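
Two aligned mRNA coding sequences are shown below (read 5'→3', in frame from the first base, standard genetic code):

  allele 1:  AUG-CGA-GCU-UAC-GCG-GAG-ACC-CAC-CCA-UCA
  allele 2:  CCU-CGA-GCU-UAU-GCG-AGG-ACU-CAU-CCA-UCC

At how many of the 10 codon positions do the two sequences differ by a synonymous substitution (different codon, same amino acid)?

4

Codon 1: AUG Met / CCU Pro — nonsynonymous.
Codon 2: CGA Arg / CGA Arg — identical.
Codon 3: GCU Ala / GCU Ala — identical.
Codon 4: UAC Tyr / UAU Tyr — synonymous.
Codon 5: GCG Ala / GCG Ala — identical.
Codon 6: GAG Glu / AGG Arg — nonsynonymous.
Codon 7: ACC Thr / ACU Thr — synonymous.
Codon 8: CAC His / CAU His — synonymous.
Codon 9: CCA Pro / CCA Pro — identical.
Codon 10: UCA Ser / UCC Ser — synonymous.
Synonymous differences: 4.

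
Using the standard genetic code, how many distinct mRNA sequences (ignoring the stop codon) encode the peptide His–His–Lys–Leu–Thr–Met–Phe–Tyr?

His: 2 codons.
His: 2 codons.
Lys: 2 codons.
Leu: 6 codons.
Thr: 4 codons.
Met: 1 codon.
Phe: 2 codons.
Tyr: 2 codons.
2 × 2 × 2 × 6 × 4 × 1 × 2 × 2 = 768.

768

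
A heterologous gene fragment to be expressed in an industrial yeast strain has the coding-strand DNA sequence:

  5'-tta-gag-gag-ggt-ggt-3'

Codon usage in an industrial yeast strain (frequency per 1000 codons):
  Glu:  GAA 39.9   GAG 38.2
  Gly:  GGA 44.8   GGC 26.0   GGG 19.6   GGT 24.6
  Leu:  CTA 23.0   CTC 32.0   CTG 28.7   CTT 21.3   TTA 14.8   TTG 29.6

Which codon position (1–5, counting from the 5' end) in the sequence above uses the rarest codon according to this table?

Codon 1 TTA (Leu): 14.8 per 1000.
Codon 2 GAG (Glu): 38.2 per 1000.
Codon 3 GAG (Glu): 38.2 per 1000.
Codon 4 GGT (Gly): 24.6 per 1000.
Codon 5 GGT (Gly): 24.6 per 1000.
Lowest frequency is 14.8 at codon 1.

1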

════════════════════

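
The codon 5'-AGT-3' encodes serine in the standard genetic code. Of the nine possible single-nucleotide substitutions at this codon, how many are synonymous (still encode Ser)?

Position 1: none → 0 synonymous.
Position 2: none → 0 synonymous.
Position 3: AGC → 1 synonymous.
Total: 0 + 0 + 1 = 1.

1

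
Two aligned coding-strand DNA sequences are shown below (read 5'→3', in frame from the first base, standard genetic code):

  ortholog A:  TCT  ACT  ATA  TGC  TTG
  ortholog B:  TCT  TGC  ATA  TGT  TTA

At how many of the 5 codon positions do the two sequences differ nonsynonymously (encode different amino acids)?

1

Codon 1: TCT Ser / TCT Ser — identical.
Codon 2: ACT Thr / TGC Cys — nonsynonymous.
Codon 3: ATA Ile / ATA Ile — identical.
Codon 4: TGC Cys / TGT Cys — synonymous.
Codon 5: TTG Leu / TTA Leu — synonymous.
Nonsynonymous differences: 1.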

════════════════════

**Task directions:** Tally the lines in the records above that contain the string "frame" and report only the tally.

**Expected output:** 2